ASSIGNMENT — Find the line containing "337?) Answer Yes or No.". Retype it and every line after it through the end of the entries, exactly as written, with nothing added.
====== EXCERPTED DATA ======
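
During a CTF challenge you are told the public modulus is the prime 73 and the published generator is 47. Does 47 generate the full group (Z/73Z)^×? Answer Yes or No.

Yes

φ(73) = 73 − 1 = 72 = 2^3 · 3^2.
An element g generates (Z/73Z)^× iff g^(72/q) ≢ 1 (mod 73) for each prime q ∈ {2, 3}.
47^36 ≡ 72 (mod 73)  [q = 2: ≢ 1 ✓]
47^24 ≡ 8 (mod 73)  [q = 3: ≢ 1 ✓]
None equal 1, so ord_73(47) = 72: 47 is a primitive root.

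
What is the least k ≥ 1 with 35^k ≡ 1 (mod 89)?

88

Since 35 ∈ (Z/89Z)^×, its order divides φ(89) = 89 − 1 = 88 = 2^3 · 11.
Divisors of 88: 1, 2, 4, 8, 11, 22, 44, 88.
Test each divisor d:
35^1 ≡ 35 (mod 89)
35^2 ≡ 68 (mod 89)
35^4 ≡ 85 (mod 89)
35^8 ≡ 16 (mod 89)
35^11 ≡ 77 (mod 89)
35^22 ≡ 55 (mod 89)
35^44 ≡ 88 (mod 89)
35^88 ≡ 1 (mod 89) ✓
So ord_89(35) = 88.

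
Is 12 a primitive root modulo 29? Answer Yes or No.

No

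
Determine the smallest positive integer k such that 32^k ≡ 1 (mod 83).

ord(32) | φ(83) = 83 − 1 = 82 = 2 · 41.
Divisors of 82: 1, 2, 41, 82.
Compute 32^d (mod 83) for the divisors d until we hit 1:
32^1 ≡ 32 (mod 83)
32^2 ≡ 28 (mod 83)
32^41 ≡ 82 (mod 83)
32^82 ≡ 1 (mod 83) ✓
Hence ord(32) = 82.

82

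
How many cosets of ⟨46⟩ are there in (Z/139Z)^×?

2

ord(46) | φ(139) = 139 − 1 = 138 = 2 · 3 · 23.
Divisors of 138: 1, 2, 3, 6, 23, 46, 69, 138.
Test each divisor d:
46^1 ≡ 46
46^2 ≡ 31
46^3 ≡ 36
46^6 ≡ 45
46^23 ≡ 42
46^46 ≡ 96
46^69 ≡ 1
Thus |⟨46⟩| = ord(46) = 69.
[(Z/139Z)^× : ⟨46⟩] = 138/69 = 2.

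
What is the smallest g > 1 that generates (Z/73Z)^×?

5

φ(73) = 73 − 1 = 72 = 2^3 · 3^2.
Test candidates g = 2, 3, … against the prime factors q ∈ {2, 3} of φ(73): g is a generator iff g^(72/q) ≢ 1 for every such q.
g = 2: 2^36 ≡ 1 — hits 1, so not a primitive root.
g = 3: 3^36 ≡ 1 — hits 1, so not a primitive root.
g = 4: 4^36 ≡ 1 — hits 1, so not a primitive root.
g = 5: 5^36 ≡ 72; 5^24 ≡ 8 — none is 1, so 5 is a primitive root.
The smallest primitive root modulo 73 is 5.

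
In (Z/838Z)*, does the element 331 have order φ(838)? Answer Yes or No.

Yes

φ(838) = φ(2)·φ(419) = 1·418 = 418 = 2 · 11 · 19.
It suffices to check that the order of 331 is not a proper divisor of 418: compute 331^(418/q) for q ∈ {2, 11, 19}.
331^209 ≡ 837 (mod 838)  [q = 2: ≢ 1 ✓]
331^38 ≡ 767 (mod 838)  [q = 11: ≢ 1 ✓]
331^22 ≡ 139 (mod 838)  [q = 19: ≢ 1 ✓]
All checks pass, so 331 has order 418 and is a primitive root modulo 838.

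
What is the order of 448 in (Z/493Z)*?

112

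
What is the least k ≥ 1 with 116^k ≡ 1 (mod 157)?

By Lagrange's theorem, ord_157(116) divides φ(157) = 157 − 1 = 156 = 2^2 · 3 · 13.
Divisors of 156: 1, 2, 3, 4, 6, 12, 13, 26, 39, 52, 78, 156.
Check 116^d mod 157 for each divisor in increasing order:
116^1 ≡ 116 (mod 157)
116^2 ≡ 111 (mod 157)
116^3 ≡ 2 (mod 157)
116^4 ≡ 75 (mod 157)
116^6 ≡ 4 (mod 157)
116^12 ≡ 16 (mod 157)
116^13 ≡ 129 (mod 157)
116^26 ≡ 156 (mod 157)
116^39 ≡ 28 (mod 157)
116^52 ≡ 1 (mod 157) ✓
Therefore the multiplicative order of 116 modulo 157 is 52.

52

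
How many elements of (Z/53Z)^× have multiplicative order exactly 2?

1

φ(53) = 53 − 1 = 52 = 2^2 · 13.
(Z/53Z)^× is cyclic (|G| = 52); a cyclic group of order m has exactly φ(d) elements of each order d | m, and none otherwise.
2 | 52, and φ(2) = 2 − 1 = 1.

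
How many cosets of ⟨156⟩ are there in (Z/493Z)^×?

4

ord(156) | φ(493) = φ(17·29) = (17−1)·(29−1) = 16·28 = 448 = 2^6 · 7.
Divisors of 448: 1, 2, 4, 7, 8, 14, 16, 28, 32, 56, 64, 112, 224, 448.
Evaluate successive powers at the divisors of 448:
156^1 ≡ 156
156^2 ≡ 179
156^4 ≡ 489
156^7 ≡ 215
156^8 ≡ 16
156^14 ≡ 376
156^16 ≡ 256
156^28 ≡ 378
156^32 ≡ 460
156^56 ≡ 407
156^64 ≡ 103
156^112 ≡ 1
Thus |⟨156⟩| = ord(156) = 112.
The index is φ(493) / ord(156) = 448 / 112 = 4.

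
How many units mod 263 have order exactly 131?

130

φ(263) = 263 − 1 = 262 = 2 · 131.
In a cyclic group of order 262, there are φ(d) elements of order d for each divisor d of 262, and zero for non-divisors.
131 | 262, and φ(131) = 131 − 1 = 130.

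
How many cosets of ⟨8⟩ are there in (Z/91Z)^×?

18

By Lagrange's theorem, ord_91(8) divides φ(91) = φ(7·13) = (7−1)·(13−1) = 6·12 = 72 = 2^3 · 3^2.
Divisors of 72: 1, 2, 3, 4, 6, 8, 9, 12, 18, 24, 36, 72.
Compute 8^d (mod 91) for the divisors d until we hit 1:
8^1 ≡ 8 (mod 91)
8^2 ≡ 64 (mod 91)
8^3 ≡ 57 (mod 91)
8^4 ≡ 1 (mod 91) ✓
The order of 8 is 4, so the subgroup it generates has 4 elements.
[(Z/91Z)^× : ⟨8⟩] = 72/4 = 18.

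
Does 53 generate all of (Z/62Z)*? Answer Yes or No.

φ(62) = φ(2)·φ(31) = 1·30 = 30 = 2 · 3 · 5.
Test 53^(30/q) mod 62 for each prime factor q of 30:
53^15 ≡ 61 (mod 62)  [q = 2: ≢ 1 ✓]
53^10 ≡ 5 (mod 62)  [q = 3: ≢ 1 ✓]
53^6 ≡ 39 (mod 62)  [q = 5: ≢ 1 ✓]
All checks pass, so 53 has order 30 and is a primitive root modulo 62.

Yes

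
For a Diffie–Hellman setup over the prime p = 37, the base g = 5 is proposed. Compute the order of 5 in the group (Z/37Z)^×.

36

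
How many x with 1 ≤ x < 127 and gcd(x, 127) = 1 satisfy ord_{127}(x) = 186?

φ(127) = 127 − 1 = 126 = 2 · 3^2 · 7.
In a cyclic group of order 126, there are φ(d) elements of order d for each divisor d of 126, and zero for non-divisors.
186 does not divide 126, so no element of (Z/127Z)^× has order 186.

0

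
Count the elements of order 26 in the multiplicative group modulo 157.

12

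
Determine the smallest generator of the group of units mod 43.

3

φ(43) = 43 − 1 = 42 = 2 · 3 · 7.
Test candidates g = 2, 3, … against the prime factors q ∈ {2, 3, 7} of φ(43): g is a generator iff g^(42/q) ≢ 1 for every such q.
g = 2: 2^21 ≡ 42; 2^14 ≡ 1 — hits 1, so not a primitive root.
g = 3: 3^21 ≡ 42; 3^14 ≡ 36; 3^6 ≡ 41 — none is 1, so 3 is a primitive root.
Hence the least primitive root of 43 is 3.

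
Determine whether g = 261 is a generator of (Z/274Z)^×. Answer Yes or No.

φ(274) = φ(2)·φ(137) = 1·136 = 136 = 2^3 · 17.
An element g generates (Z/274Z)^× iff g^(136/q) ≢ 1 (mod 274) for each prime q ∈ {2, 17}.
261^68 ≡ 273 (mod 274)  [q = 2: ≢ 1 ✓]
261^8 ≡ 115 (mod 274)  [q = 17: ≢ 1 ✓]
All checks pass, so 261 has order 136 and is a primitive root modulo 274.

Yes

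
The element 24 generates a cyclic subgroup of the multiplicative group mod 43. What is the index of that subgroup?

ord(24) | φ(43) = 43 − 1 = 42 = 2 · 3 · 7.
Divisors of 42: 1, 2, 3, 6, 7, 14, 21, 42.
Test each divisor d:
24^1 ≡ 24 (mod 43)
24^2 ≡ 17 (mod 43)
24^3 ≡ 21 (mod 43)
24^6 ≡ 11 (mod 43)
24^7 ≡ 6 (mod 43)
24^14 ≡ 36 (mod 43)
24^21 ≡ 1 (mod 43) ✓
So ord_43(24) = 21, hence |⟨24⟩| = 21.
Index = |(Z/43Z)^×| / |⟨24⟩| = 42 / 21 = 2.

2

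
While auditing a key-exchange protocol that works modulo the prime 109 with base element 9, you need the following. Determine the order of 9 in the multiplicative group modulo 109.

The order of 9 must divide φ(109) = 109 − 1 = 108 = 2^2 · 3^3.
Divisors of 108: 1, 2, 3, 4, 6, 9, 12, 18, 27, 36, 54, 108.
Test each divisor d:
9^1 ≡ 9 (mod 109)
9^2 ≡ 81 (mod 109)
9^3 ≡ 75 (mod 109)
9^4 ≡ 21 (mod 109)
9^6 ≡ 66 (mod 109)
9^9 ≡ 45 (mod 109)
9^12 ≡ 105 (mod 109)
9^18 ≡ 63 (mod 109)
9^27 ≡ 1 (mod 109) ✓
Hence ord(9) = 27.

27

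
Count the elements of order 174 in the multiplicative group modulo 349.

φ(349) = 349 − 1 = 348 = 2^2 · 3 · 29.
In a cyclic group of order 348, there are φ(d) elements of order d for each divisor d of 348, and zero for non-divisors.
174 = 2 · 3 · 29 divides 348, and φ(174) = 56.

56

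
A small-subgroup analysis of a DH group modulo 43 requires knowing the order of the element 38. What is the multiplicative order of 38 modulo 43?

21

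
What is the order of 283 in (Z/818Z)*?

The order of 283 must divide φ(818) = φ(2)·φ(409) = 1·408 = 408 = 2^3 · 3 · 17.
Divisors of 408: 1, 2, 3, 4, 6, 8, 12, 17, 24, 34, 51, 68, 102, 136, 204, 408.
Evaluate successive powers at the divisors of 408:
283^1 ≡ 283 (mod 818)
283^2 ≡ 743 (mod 818)
283^3 ≡ 43 (mod 818)
283^4 ≡ 717 (mod 818)
283^6 ≡ 213 (mod 818)
283^8 ≡ 385 (mod 818)
283^12 ≡ 379 (mod 818)
283^17 ≡ 635 (mod 818)
283^24 ≡ 491 (mod 818)
283^34 ≡ 769 (mod 818)
283^51 ≡ 787 (mod 818)
283^68 ≡ 765 (mod 818)
283^102 ≡ 143 (mod 818)
283^136 ≡ 355 (mod 818)
283^204 ≡ 817 (mod 818)
283^408 ≡ 1 (mod 818) ✓
Hence ord(283) = 408.

408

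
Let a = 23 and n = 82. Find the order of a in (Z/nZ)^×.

ord(23) | φ(82) = φ(2)·φ(41) = 1·40 = 40 = 2^3 · 5.
Divisors of 40: 1, 2, 4, 5, 8, 10, 20, 40.
Check 23^d mod 82 for each divisor in increasing order:
23^1 ≡ 23 (mod 82)
23^2 ≡ 37 (mod 82)
23^4 ≡ 57 (mod 82)
23^5 ≡ 81 (mod 82)
23^8 ≡ 51 (mod 82)
23^10 ≡ 1 (mod 82) ✓
Hence ord(23) = 10.

10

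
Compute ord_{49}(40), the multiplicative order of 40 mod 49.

By Lagrange's theorem, ord_49(40) divides φ(49) = φ(7^2) = 7·(7−1) = 42 = 2 · 3 · 7.
Divisors of 42: 1, 2, 3, 6, 7, 14, 21, 42.
Check 40^d mod 49 for each divisor in increasing order:
40^1 ≡ 40
40^2 ≡ 32
40^3 ≡ 6
40^6 ≡ 36
40^7 ≡ 19
40^14 ≡ 18
40^21 ≡ 48
40^42 ≡ 1
So ord_49(40) = 42.

42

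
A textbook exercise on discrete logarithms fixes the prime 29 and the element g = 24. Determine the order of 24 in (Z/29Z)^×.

By Lagrange's theorem, ord_29(24) divides φ(29) = 29 − 1 = 28 = 2^2 · 7.
Divisors of 28: 1, 2, 4, 7, 14, 28.
Evaluate successive powers at the divisors of 28:
24^1 ≡ 24
24^2 ≡ 25
24^4 ≡ 16
24^7 ≡ 1
So ord_29(24) = 7.

7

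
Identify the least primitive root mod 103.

5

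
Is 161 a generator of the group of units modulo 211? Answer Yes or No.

φ(211) = 211 − 1 = 210 = 2 · 3 · 5 · 7.
161 is a primitive root mod 211 iff 161^(φ(211)/q) ≢ 1 for every prime q | φ(211), i.e. q ∈ {2, 3, 5, 7}.
161^105 ≡ 1 (mod 211)  [q = 2: ≡ 1 ✗]
161^70 ≡ 196 (mod 211)  [q = 3: ≢ 1 ✓]
161^42 ≡ 1 (mod 211)  [q = 5: ≡ 1 ✗]
161^30 ≡ 58 (mod 211)  [q = 7: ≢ 1 ✓]
Since 161^105 ≡ 1, the order of 161 divides 105 < 210, so 161 is not a primitive root.

No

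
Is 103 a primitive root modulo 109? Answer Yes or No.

Yes

φ(109) = 109 − 1 = 108 = 2^2 · 3^3.
103 is a primitive root mod 109 iff 103^(φ(109)/q) ≢ 1 for every prime q | φ(109), i.e. q ∈ {2, 3}.
103^54 ≡ 108 (mod 109)  [q = 2: ≢ 1 ✓]
103^36 ≡ 63 (mod 109)  [q = 3: ≢ 1 ✓]
None equal 1, so ord_109(103) = 108: 103 is a primitive root.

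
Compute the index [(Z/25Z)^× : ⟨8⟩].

The order of 8 must divide φ(25) = φ(5^2) = 5·(5−1) = 20 = 2^2 · 5.
Divisors of 20: 1, 2, 4, 5, 10, 20.
Evaluate successive powers at the divisors of 20:
8^1 ≡ 8 (mod 25)
8^2 ≡ 14 (mod 25)
8^4 ≡ 21 (mod 25)
8^5 ≡ 18 (mod 25)
8^10 ≡ 24 (mod 25)
8^20 ≡ 1 (mod 25) ✓
So ord_25(8) = 20, hence |⟨8⟩| = 20.
The index is φ(25) / ord(8) = 20 / 20 = 1.

1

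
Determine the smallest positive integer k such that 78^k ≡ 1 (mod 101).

25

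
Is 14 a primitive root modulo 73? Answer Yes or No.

Yes

φ(73) = 73 − 1 = 72 = 2^3 · 3^2.
Test 14^(72/q) mod 73 for each prime factor q of 72:
14^36 ≡ 72 (mod 73)  [q = 2: ≢ 1 ✓]
14^24 ≡ 64 (mod 73)  [q = 3: ≢ 1 ✓]
All checks pass, so 14 has order 72 and is a primitive root modulo 73.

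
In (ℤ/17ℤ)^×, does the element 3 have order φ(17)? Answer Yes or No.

Yes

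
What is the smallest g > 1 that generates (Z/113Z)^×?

φ(113) = 113 − 1 = 112 = 2^4 · 7.
Test candidates g = 2, 3, … against the prime factors q ∈ {2, 7} of φ(113): g is a generator iff g^(112/q) ≢ 1 for every such q.
g = 2: 2^56 ≡ 1 — hits 1, so not a primitive root.
g = 3: 3^56 ≡ 112; 3^16 ≡ 49 — none is 1, so 3 is a primitive root.
So 3 is the smallest generator of (Z/113Z)^×.

3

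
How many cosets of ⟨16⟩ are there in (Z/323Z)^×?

16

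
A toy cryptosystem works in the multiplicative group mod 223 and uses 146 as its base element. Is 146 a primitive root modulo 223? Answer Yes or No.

φ(223) = 223 − 1 = 222 = 2 · 3 · 37.
An element g generates (Z/223Z)^× iff g^(222/q) ≢ 1 (mod 223) for each prime q ∈ {2, 3, 37}.
146^111 ≡ 1 (mod 223)  [q = 2: ≡ 1 ✗]
146^74 ≡ 39 (mod 223)  [q = 3: ≢ 1 ✓]
146^6 ≡ 28 (mod 223)  [q = 37: ≢ 1 ✓]
146^111 ≡ 1 shows ord(146) | 111, strictly less than φ(223); not a primitive root.

No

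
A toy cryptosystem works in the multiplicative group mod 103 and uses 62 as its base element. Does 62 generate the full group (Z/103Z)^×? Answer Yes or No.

Yes

φ(103) = 103 − 1 = 102 = 2 · 3 · 17.
An element g generates (Z/103Z)^× iff g^(102/q) ≢ 1 (mod 103) for each prime q ∈ {2, 3, 17}.
62^51 ≡ 102 (mod 103)  [q = 2: ≢ 1 ✓]
62^34 ≡ 46 (mod 103)  [q = 3: ≢ 1 ✓]
62^6 ≡ 93 (mod 103)  [q = 17: ≢ 1 ✓]
Every test exponent gives a nontrivial residue, hence 62 generates the full group.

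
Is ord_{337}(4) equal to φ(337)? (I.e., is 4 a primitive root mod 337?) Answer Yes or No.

φ(337) = 337 − 1 = 336 = 2^4 · 3 · 7.
Test 4^(336/q) mod 337 for each prime factor q of 336:
4^168 ≡ 1 (mod 337)  [q = 2: ≡ 1 ✗]
4^112 ≡ 208 (mod 337)  [q = 3: ≢ 1 ✓]
4^48 ≡ 52 (mod 337)  [q = 7: ≢ 1 ✓]
Since 4^168 ≡ 1, the order of 4 divides 168 < 336, so 4 is not a primitive root.

No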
======
RESPONSE BOX —
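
Is ord_{337}(4) equal to φ(337)? (I.e., is 4 a primitive root mod 337?) Answer Yes or No.

φ(337) = 337 − 1 = 336 = 2^4 · 3 · 7.
Test 4^(336/q) mod 337 for each prime factor q of 336:
4^168 ≡ 1 (mod 337)  [q = 2: ≡ 1 ✗]
4^112 ≡ 208 (mod 337)  [q = 3: ≢ 1 ✓]
4^48 ≡ 52 (mod 337)  [q = 7: ≢ 1 ✓]
Since 4^168 ≡ 1, the order of 4 divides 168 < 336, so 4 is not a primitive root.

No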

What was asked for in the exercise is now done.